### RAW DATA:
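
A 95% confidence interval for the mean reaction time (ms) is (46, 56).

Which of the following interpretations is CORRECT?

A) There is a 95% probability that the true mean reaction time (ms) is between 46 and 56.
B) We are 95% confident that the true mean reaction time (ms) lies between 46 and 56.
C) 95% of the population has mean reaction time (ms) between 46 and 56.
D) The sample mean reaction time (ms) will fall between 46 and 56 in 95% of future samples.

A confidence interval represents our confidence in the procedure, not a probability statement about the parameter.

Key concept: If we repeated this sampling process many times and computed a 95% CI each time, about 95% of those intervals would contain the true population parameter.

For this specific interval (46, 56):
- Midpoint (point estimate): 51
- Margin of error: 5

The correct interpretation is the one stating confidence that the true parameter lies in the interval — option B.

B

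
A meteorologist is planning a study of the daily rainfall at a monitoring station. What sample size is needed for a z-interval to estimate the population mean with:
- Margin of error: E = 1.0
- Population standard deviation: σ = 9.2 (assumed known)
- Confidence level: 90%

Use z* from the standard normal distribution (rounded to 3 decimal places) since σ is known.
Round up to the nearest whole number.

Using z* since population σ is known (z-interval formula).

For 90% confidence, z* = 1.645 (from standard normal table)

Sample size formula for z-interval: n = (z*σ/E)²

n = (1.645 × 9.2 / 1.0)²
  = (15.134000)²
  = 229.0380

Round up to the nearest whole number: n = 230

230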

### WORK TASK:
Output the full listing above word for word.

### WRITTEN SOLUTION:
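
A 95% confidence interval for the mean reaction time (ms) is (46, 56).

Which of the following interpretations is CORRECT?

A) There is a 95% probability that the true mean reaction time (ms) is between 46 and 56.
B) We are 95% confident that the true mean reaction time (ms) lies between 46 and 56.
C) 95% of the population has mean reaction time (ms) between 46 and 56.
D) The sample mean reaction time (ms) will fall between 46 and 56 in 95% of future samples.

A confidence interval represents our confidence in the procedure, not a probability statement about the parameter.

Key concept: If we repeated this sampling process many times and computed a 95% CI each time, about 95% of those intervals would contain the true population parameter.

For this specific interval (46, 56):
- Midpoint (point estimate): 51
- Margin of error: 5

The correct interpretation is the one stating confidence that the true parameter lies in the interval — option B.

B

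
A meteorologist is planning a study of the daily rainfall at a monitoring station. What sample size is needed for a z-interval to estimate the population mean with:
- Margin of error: E = 1.0
- Population standard deviation: σ = 9.2 (assumed known)
- Confidence level: 90%

Use z* from the standard normal distribution (rounded to 3 decimal places) since σ is known.
Round up to the nearest whole number.

Using z* since population σ is known (z-interval formula).

For 90% confidence, z* = 1.645 (from standard normal table)

Sample size formula for z-interval: n = (z*σ/E)²

n = (1.645 × 9.2 / 1.0)²
  = (15.134000)²
  = 229.0380

Round up to the nearest whole number: n = 230

230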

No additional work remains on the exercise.